━━━━━ TASK INPUT

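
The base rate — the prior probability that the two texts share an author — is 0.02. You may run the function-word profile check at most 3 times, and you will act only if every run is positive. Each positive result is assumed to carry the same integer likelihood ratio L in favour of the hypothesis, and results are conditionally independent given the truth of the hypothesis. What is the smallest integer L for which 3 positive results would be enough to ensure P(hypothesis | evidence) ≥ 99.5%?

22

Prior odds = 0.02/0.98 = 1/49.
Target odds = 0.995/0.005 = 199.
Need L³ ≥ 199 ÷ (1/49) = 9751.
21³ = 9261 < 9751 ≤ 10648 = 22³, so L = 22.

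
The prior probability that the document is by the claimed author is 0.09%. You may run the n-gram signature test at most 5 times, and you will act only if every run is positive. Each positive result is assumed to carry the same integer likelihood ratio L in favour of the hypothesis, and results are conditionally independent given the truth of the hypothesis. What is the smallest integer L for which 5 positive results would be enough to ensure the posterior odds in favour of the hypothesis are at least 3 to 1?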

━━━━━━━━━━
━━━━━ TASK INPUT

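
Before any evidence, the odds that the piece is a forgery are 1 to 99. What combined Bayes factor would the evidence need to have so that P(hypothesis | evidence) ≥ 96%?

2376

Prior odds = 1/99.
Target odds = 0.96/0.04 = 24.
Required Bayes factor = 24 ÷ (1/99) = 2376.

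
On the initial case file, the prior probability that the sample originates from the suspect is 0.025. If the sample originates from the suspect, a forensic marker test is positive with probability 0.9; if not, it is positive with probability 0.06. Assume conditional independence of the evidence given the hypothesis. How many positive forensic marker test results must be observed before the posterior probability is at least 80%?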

━━━━━━━━━━

**TASK BRIEF:** In the records, find every line that has the string "posterior" and copy it.

**EXERCISE OUTPUT:**
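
The prior probability that the document is by the claimed author is 0.09%. You may run the n-gram signature test at most 5 times, and you will act only if every run is positive. Each positive result is assumed to carry the same integer likelihood ratio L in favour of the hypothesis, and results are conditionally independent given the truth of the hypothesis. What is the smallest integer L for which 5 positive results would be enough to ensure the posterior odds in favour of the hypothesis are at least 3 to 1?
On the initial case file, the prior probability that the sample originates from the suspect is 0.025. If the sample originates from the suspect, a forensic marker test is positive with probability 0.9; if not, it is positive with probability 0.06. Assume conditional independence of the evidence given the hypothesis. How many positive forensic marker test results must be observed before the posterior probability is at least 80%?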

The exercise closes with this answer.